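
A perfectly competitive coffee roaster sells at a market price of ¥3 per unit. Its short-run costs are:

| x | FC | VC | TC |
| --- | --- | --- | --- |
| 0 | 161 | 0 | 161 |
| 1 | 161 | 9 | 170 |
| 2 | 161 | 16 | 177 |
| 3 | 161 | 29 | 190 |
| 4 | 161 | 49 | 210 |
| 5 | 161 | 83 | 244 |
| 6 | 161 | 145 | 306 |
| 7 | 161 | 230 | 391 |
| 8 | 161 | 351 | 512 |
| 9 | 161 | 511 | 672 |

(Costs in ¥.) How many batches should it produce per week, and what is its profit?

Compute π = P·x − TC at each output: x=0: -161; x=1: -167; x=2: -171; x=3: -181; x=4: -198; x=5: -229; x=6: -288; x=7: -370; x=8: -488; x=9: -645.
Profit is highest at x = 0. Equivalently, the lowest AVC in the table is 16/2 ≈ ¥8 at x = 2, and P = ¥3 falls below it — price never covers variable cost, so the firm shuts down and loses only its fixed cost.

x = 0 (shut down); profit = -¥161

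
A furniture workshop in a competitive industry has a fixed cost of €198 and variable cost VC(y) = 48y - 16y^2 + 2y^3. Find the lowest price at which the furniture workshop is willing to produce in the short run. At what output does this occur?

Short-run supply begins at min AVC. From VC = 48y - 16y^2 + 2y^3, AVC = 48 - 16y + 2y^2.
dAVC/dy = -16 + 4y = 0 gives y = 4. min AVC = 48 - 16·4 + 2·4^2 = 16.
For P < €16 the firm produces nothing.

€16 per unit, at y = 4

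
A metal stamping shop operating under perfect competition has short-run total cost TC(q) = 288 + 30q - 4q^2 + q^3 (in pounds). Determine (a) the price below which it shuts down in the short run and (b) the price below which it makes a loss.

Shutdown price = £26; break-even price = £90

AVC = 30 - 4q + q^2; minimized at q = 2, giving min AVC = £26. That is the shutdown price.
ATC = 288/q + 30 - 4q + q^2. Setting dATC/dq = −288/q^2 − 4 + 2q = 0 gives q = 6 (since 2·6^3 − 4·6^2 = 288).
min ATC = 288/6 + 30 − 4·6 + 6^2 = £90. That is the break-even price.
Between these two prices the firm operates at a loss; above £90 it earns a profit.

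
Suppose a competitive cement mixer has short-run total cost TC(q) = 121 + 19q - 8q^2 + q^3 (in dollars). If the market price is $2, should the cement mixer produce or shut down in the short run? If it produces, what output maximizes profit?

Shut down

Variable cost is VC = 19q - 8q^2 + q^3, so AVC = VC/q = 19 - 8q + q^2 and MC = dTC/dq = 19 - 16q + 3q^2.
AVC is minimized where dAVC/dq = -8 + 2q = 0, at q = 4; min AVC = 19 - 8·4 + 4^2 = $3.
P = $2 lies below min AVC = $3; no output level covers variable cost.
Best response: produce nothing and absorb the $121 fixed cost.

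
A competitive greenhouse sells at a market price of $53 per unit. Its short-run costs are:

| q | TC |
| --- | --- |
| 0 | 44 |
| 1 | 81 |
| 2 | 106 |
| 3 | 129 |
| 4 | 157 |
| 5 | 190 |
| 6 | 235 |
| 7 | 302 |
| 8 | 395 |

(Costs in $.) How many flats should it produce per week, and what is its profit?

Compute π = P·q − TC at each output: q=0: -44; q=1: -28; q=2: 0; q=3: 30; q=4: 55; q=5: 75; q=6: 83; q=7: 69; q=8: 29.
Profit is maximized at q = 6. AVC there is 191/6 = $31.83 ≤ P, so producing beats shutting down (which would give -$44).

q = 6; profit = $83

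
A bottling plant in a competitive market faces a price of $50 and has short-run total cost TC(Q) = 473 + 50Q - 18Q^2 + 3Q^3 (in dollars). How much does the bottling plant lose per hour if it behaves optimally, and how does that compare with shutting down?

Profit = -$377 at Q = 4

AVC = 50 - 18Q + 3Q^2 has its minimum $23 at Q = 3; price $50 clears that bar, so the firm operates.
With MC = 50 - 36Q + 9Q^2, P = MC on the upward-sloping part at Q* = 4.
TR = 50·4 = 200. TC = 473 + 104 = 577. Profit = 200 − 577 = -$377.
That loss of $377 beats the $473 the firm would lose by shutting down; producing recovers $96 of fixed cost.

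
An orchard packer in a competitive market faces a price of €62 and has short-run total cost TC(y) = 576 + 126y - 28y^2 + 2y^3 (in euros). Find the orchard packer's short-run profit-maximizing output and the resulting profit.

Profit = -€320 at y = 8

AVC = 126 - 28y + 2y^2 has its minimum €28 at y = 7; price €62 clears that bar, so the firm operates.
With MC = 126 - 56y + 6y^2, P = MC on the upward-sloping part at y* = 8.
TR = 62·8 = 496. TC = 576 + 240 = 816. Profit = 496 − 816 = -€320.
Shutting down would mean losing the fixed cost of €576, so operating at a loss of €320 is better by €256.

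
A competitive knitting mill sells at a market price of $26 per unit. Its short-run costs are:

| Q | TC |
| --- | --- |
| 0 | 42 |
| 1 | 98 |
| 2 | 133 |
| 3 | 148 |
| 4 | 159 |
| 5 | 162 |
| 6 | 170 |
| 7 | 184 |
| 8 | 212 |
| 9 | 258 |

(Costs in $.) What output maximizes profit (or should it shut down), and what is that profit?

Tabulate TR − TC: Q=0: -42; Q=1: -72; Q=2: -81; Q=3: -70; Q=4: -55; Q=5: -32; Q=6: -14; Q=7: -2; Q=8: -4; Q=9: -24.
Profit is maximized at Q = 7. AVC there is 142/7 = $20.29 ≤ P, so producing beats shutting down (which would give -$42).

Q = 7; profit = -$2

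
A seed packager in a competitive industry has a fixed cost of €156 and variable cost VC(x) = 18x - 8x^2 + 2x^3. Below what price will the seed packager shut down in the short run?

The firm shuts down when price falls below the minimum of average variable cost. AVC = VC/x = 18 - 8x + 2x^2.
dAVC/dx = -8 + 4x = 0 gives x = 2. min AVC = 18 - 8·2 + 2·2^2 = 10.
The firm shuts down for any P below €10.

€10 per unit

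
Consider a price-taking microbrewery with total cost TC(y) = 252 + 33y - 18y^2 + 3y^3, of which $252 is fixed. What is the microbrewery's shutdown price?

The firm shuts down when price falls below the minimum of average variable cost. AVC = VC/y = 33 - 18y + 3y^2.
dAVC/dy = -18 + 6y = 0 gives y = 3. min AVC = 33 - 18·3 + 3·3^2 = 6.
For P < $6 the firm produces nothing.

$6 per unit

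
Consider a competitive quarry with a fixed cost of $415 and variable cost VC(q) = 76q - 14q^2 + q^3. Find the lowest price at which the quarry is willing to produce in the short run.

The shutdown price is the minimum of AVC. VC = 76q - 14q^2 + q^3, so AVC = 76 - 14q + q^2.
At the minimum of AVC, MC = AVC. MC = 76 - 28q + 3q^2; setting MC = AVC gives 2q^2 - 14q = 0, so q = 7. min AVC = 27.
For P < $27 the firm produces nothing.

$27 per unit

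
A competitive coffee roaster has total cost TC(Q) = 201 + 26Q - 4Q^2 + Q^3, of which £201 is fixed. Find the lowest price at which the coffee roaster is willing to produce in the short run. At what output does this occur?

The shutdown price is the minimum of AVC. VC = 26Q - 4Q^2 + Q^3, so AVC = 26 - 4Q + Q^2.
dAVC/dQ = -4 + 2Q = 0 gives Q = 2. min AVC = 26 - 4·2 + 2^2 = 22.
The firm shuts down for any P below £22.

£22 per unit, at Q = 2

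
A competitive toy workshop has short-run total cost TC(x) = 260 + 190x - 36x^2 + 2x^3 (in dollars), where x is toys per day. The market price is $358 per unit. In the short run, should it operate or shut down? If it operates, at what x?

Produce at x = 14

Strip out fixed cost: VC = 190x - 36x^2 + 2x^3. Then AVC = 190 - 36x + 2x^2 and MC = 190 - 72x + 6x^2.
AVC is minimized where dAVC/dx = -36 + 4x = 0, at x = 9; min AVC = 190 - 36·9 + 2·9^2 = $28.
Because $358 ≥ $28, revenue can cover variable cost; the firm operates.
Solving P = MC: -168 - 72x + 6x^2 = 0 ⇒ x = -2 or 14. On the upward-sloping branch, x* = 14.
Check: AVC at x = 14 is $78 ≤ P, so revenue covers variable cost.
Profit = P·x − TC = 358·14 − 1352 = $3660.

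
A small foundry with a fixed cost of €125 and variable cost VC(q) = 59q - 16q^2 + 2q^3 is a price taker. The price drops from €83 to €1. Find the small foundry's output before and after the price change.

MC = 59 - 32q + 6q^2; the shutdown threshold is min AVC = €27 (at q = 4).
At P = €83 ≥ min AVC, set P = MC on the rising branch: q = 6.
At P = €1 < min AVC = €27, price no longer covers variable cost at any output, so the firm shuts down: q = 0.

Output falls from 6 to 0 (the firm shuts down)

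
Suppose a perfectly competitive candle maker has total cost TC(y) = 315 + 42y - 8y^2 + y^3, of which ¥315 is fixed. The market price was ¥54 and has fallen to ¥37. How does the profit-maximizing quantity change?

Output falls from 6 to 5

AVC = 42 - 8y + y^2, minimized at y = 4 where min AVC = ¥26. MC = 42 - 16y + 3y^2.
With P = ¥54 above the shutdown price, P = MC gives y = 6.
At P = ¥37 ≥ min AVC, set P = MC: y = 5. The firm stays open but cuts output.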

------------------------------------------------------------------------

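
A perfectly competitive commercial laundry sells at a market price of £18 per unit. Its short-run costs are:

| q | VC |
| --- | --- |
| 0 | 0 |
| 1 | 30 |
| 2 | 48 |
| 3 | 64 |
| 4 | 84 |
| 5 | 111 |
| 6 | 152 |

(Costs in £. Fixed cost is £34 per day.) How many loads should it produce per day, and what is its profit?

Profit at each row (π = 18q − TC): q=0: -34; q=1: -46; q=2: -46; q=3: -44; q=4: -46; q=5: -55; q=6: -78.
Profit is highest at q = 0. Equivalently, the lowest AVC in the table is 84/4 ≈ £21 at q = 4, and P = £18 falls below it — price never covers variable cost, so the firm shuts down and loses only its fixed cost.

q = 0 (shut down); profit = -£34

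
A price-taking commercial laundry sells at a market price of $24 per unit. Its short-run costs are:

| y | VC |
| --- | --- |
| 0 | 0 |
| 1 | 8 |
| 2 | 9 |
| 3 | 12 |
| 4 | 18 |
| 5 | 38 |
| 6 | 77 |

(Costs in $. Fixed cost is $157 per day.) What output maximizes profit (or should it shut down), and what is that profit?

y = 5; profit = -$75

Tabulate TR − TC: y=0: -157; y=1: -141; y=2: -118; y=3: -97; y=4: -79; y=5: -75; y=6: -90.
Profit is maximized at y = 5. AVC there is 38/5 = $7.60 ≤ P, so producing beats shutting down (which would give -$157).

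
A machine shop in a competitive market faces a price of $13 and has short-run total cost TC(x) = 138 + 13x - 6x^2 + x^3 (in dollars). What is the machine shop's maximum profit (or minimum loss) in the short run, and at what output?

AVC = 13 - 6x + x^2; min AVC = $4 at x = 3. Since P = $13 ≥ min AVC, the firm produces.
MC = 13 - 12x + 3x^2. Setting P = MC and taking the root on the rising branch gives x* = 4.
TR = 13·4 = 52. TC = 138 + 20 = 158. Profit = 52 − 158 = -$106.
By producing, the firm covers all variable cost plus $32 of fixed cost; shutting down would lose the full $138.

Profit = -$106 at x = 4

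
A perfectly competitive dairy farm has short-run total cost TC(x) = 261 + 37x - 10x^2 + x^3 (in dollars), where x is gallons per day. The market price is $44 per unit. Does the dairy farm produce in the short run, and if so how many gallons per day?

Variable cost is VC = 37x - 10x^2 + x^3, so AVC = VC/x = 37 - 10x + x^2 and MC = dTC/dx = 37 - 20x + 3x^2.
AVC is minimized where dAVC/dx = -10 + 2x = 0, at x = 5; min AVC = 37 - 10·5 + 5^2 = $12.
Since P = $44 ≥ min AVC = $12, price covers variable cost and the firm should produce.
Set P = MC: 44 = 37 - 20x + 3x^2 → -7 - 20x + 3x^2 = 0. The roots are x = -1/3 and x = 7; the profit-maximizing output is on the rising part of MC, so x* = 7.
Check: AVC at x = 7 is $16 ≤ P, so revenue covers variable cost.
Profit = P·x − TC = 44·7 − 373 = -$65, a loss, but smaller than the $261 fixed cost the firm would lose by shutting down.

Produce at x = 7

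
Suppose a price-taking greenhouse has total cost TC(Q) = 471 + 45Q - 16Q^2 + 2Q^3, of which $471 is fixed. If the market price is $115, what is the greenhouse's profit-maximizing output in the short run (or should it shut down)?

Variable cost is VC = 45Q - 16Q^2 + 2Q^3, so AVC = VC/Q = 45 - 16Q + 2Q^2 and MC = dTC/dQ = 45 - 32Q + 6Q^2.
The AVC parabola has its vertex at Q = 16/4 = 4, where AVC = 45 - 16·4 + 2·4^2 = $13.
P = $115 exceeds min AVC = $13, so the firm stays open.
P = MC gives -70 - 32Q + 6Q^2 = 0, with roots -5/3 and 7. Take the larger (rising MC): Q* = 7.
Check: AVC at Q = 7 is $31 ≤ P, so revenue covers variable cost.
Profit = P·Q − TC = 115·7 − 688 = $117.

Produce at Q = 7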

------------------------------------------------------------------------

# WORK INSTRUCTIONS:
Word for word, restate the lines above from the line containing "161 | 29 | 190 |" through the line containing "511 | 672 |", with both included and nothing else.

# FINISHED TASK:
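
| 3 | 161 | 29 | 190 |
| 4 | 161 | 49 | 210 |
| 5 | 161 | 83 | 244 |
| 6 | 161 | 145 | 306 |
| 7 | 161 | 230 | 391 |
| 8 | 161 | 351 | 512 |
| 9 | 161 | 511 | 672 |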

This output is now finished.